PROBLEM TO SOLVE: Search the data for "projection". Each line containing it is to be copied.

MATERIAL FOR THIS EXERCISE:
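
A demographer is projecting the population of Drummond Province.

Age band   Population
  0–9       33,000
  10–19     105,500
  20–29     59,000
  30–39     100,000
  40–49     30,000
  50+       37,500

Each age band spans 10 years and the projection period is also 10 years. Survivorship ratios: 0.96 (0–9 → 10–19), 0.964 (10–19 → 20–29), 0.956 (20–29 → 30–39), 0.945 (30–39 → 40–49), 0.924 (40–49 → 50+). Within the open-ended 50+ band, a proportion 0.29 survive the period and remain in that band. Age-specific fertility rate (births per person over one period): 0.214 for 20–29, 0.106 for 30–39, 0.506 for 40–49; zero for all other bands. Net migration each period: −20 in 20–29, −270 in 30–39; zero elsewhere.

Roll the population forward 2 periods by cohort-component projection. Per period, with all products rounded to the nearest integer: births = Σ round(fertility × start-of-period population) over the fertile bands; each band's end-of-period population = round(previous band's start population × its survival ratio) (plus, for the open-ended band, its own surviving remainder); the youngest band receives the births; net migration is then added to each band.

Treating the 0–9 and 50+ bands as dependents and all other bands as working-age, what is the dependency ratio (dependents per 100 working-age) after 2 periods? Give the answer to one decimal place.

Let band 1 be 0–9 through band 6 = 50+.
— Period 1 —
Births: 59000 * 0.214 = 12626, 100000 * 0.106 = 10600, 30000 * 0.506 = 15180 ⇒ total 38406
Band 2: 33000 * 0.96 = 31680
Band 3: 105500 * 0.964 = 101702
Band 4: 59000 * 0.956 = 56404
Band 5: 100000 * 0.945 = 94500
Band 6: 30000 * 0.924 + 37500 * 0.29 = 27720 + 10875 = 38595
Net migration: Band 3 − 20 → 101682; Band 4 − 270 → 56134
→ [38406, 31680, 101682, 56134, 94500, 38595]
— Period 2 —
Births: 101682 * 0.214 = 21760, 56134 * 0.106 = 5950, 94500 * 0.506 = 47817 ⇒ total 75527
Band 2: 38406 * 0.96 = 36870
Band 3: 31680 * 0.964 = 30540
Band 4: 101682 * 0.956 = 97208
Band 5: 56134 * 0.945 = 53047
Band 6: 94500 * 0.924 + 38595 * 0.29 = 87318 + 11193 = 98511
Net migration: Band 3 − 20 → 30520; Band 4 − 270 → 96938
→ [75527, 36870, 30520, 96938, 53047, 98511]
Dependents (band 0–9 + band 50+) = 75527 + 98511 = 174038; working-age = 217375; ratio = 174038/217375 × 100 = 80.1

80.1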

WRITTEN SOLUTION:
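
Each age band spans 10 years and the projection period is also 10 years. Survivorship ratios: 0.96 (0–9 → 10–19), 0.964 (10–19 → 20–29), 0.956 (20–29 → 30–39), 0.945 (30–39 → 40–49), 0.924 (40–49 → 50+). Within the open-ended 50+ band, a proportion 0.29 survive the period and remain in that band. Age-specific fertility rate (births per person over one period): 0.214 for 20–29, 0.106 for 30–39, 0.506 for 40–49; zero for all other bands. Net migration each period: −20 in 20–29, −270 in 30–39; zero elsewhere.
Roll the population forward 2 periods by cohort-component projection. Per period, with all products rounded to the nearest integer: births = Σ round(fertility × start-of-period population) over the fertile bands; each band's end-of-period population = round(previous band's start population × its survival ratio) (plus, for the open-ended band, its own surviving remainder); the youngest band receives the births; net migration is then added to each band.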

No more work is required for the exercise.